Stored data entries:

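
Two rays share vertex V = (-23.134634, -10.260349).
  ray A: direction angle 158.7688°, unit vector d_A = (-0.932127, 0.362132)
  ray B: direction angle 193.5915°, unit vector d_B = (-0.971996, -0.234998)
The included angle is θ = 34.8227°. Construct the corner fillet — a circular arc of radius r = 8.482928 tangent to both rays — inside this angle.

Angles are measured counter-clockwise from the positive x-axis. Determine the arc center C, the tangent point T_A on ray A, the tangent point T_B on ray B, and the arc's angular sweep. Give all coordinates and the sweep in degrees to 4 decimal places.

bisector direction at 176.1802° = (-0.997778,0.066620)
center distance |VC| = r/sin(θ/2) = 8.482928/sin(17.4113°) = 28.349207
C = V + |VC|·bis = (-51.4209,-8.3717)
T_A = V + ((C−V)·d_A)·d_A = V + 27.0503·d_A = (-48.3489,-0.4646)
T_B = V + ((C−V)·d_B)·d_B = V + 27.0503·d_B = (-49.4274,-16.6171)
sweep = 180° − θ = 145.1773°

center=(-51.4209,-8.3717) T_A=(-48.3489,-0.4646) T_B=(-49.4274,-16.6171) sweep=145.1773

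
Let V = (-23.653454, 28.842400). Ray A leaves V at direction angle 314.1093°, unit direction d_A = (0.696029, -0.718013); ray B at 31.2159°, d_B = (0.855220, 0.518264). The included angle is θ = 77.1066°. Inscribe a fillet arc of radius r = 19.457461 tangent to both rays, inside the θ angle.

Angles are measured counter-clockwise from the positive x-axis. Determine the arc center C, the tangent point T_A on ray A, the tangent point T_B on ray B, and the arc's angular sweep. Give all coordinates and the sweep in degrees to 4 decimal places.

bisector direction at 352.6626° = (0.991811,-0.127712)
center distance |VC| = r/sin(θ/2) = 19.457461/sin(38.5533°) = 31.219733
C = V + |VC|·bis = (7.3106,24.8553)
T_A = V + ((C−V)·d_A)·d_A = V + 24.4147·d_A = (-6.6601,11.3123)
T_B = V + ((C−V)·d_B)·d_B = V + 24.4147·d_B = (-2.7735,41.4957)
sweep = 180° − θ = 102.8934°

center=(7.3106,24.8553) T_A=(-6.6601,11.3123) T_B=(-2.7735,41.4957) sweep=102.8934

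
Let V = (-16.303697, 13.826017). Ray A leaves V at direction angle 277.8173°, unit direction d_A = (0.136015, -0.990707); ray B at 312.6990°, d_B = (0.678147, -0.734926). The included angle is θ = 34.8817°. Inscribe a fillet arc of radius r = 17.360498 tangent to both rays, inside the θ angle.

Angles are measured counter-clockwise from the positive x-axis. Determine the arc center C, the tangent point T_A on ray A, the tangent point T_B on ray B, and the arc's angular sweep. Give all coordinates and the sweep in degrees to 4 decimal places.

center=(8.4115,-38.5585) T_A=(-8.7876,-40.9198) T_B=(21.1702,-26.7855) sweep=145.1183

bisector direction at 295.2581° = (0.426697,-0.904394)
center distance |VC| = r/sin(θ/2) = 17.360498/sin(17.4409°) = 57.922183
C = V + |VC|·bis = (8.4115,-38.5585)
T_A = V + ((C−V)·d_A)·d_A = V + 55.2593·d_A = (-8.7876,-40.9198)
T_B = V + ((C−V)·d_B)·d_B = V + 55.2593·d_B = (21.1702,-26.7855)
sweep = 180° − θ = 145.1183°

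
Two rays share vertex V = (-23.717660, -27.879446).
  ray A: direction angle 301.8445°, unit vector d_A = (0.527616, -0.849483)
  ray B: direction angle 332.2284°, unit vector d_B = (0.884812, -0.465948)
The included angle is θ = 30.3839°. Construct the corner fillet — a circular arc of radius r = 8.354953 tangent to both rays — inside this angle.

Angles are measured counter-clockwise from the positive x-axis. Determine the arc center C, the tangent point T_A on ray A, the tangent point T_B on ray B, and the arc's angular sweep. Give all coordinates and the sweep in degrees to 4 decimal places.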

Work required ▸ Look above for the line with "Two rays share vertex V = (-23.717660, -27.879446)." and the line with "ray B: direction angle 332.2284°, unit"; transcribe both and all lines in between, exactly, and nothing else.

Solution to the exercise ▸
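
Two rays share vertex V = (-23.717660, -27.879446).
  ray A: direction angle 301.8445°, unit vector d_A = (0.527616, -0.849483)
  ray B: direction angle 332.2284°, unit vector d_B = (0.884812, -0.465948)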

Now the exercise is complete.